[[ SUPPLIED DATA, beginning ]]

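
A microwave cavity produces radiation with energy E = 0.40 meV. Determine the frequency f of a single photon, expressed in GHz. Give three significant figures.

Take h = 6.62607015 × 10^-34 J·s, 1 eV = 1.602176634 × 10^-19 J.
Convert to SI: E = 0.40 meV = 6.4087 × 10^-23 J.
For a photon f = E/h, so f = 9.672 × 10^10 Hz.
Converting to GHz: f = 96.72 GHz ≈ 96.7 GHz.

96.7 GHz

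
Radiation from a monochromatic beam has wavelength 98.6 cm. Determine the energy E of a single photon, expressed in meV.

1.26 × 10^-3 meV

Take h = 6.62607015 × 10^-34 J·s, c = 2.99792458 × 10^8 m/s, 1 eV = 1.602176634 × 10^-19 J.
First convert: λ = 98.6 cm = 0.986 m.
Since E = hc/λ for a photon, E = 2.015 × 10^-25 J.
Converting to meV: E = 0.001257 meV ≈ 1.26 × 10^-3 meV.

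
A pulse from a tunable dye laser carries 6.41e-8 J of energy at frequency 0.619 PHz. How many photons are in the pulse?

Per-photon energy: E = 4.102e-19 J (from frequency = 0.619 PHz).
N = E_total / E_photon = 6.41e-8 J / 4.102e-19 J = 1.56e11.

1.56e11 photons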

[[ SUPPLIED DATA, end ]]

TASK OBJECTIVE. The lines from the one containing "A pulse from" through the last line of the records are to be transcribed exactly, with nothing else added.

RESPONSE.
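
A pulse from a tunable dye laser carries 6.41e-8 J of energy at frequency 0.619 PHz. How many photons are in the pulse?

Per-photon energy: E = 4.102e-19 J (from frequency = 0.619 PHz).
N = E_total / E_photon = 6.41e-8 J / 4.102e-19 J = 1.56e11.

1.56e11 photons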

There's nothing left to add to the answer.